■ TASK TO COMPLETE
Go through the records below and copy out every line holding "each".

————————

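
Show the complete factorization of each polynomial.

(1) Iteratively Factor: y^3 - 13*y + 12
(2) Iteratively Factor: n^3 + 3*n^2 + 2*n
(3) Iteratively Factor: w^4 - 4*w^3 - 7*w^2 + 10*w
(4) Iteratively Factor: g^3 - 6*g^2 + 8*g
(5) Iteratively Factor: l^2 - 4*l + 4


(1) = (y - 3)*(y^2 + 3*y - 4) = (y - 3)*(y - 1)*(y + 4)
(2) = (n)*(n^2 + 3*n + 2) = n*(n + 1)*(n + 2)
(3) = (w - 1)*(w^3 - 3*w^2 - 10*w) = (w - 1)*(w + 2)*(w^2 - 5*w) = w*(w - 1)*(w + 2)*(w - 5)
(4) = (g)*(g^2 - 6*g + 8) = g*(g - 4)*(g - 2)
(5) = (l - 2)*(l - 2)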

————————

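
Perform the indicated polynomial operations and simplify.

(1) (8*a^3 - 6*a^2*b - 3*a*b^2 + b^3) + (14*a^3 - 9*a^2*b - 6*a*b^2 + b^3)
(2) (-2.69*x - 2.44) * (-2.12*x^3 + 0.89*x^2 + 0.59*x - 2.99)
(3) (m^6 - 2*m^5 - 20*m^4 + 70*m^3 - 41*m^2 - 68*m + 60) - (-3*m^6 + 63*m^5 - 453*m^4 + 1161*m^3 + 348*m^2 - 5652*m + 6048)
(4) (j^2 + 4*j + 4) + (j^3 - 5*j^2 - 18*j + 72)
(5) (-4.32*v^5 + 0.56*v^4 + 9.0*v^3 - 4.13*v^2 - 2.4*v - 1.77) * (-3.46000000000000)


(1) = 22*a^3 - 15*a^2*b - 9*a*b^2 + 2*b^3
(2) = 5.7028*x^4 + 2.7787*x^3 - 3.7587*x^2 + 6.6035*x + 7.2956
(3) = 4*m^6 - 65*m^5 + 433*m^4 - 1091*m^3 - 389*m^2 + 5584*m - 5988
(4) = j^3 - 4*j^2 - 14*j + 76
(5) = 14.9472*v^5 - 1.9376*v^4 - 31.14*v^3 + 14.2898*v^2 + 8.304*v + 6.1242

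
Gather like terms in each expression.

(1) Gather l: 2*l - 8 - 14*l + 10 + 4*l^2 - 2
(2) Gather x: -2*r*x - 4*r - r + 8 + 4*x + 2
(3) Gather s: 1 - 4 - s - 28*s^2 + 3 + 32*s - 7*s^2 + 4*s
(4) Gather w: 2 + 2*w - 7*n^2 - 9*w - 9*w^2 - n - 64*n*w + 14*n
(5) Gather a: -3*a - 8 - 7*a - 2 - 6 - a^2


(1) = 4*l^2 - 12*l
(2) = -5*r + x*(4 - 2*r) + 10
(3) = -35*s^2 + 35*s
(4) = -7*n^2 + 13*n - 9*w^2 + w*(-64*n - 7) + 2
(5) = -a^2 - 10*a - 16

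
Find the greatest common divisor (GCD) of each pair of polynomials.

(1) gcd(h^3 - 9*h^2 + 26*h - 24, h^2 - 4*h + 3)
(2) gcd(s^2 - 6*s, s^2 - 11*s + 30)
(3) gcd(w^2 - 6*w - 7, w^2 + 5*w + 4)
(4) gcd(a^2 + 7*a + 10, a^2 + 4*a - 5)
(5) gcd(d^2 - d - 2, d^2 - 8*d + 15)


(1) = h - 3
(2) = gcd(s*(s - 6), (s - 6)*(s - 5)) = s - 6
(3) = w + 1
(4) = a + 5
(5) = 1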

————————

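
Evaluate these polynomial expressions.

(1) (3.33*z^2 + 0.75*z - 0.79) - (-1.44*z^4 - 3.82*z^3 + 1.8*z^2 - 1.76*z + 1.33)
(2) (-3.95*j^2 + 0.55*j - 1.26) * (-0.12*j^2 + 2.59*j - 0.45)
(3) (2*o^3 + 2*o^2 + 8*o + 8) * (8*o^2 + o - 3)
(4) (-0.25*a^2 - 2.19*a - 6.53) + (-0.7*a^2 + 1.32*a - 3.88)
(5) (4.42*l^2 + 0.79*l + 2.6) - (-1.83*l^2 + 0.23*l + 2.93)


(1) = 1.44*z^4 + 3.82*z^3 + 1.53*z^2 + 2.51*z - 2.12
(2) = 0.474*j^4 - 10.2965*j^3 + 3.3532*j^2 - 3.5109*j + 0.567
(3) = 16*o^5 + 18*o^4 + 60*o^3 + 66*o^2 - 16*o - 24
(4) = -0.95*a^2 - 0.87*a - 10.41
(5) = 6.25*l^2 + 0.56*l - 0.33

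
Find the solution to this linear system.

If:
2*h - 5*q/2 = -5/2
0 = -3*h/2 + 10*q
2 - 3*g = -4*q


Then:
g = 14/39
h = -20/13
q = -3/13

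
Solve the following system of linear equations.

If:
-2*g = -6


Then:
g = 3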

————————

■ ANSWER BOX
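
Show the complete factorization of each polynomial.
Gather like terms in each expression.
Find the greatest common divisor (GCD) of each pair of polynomials.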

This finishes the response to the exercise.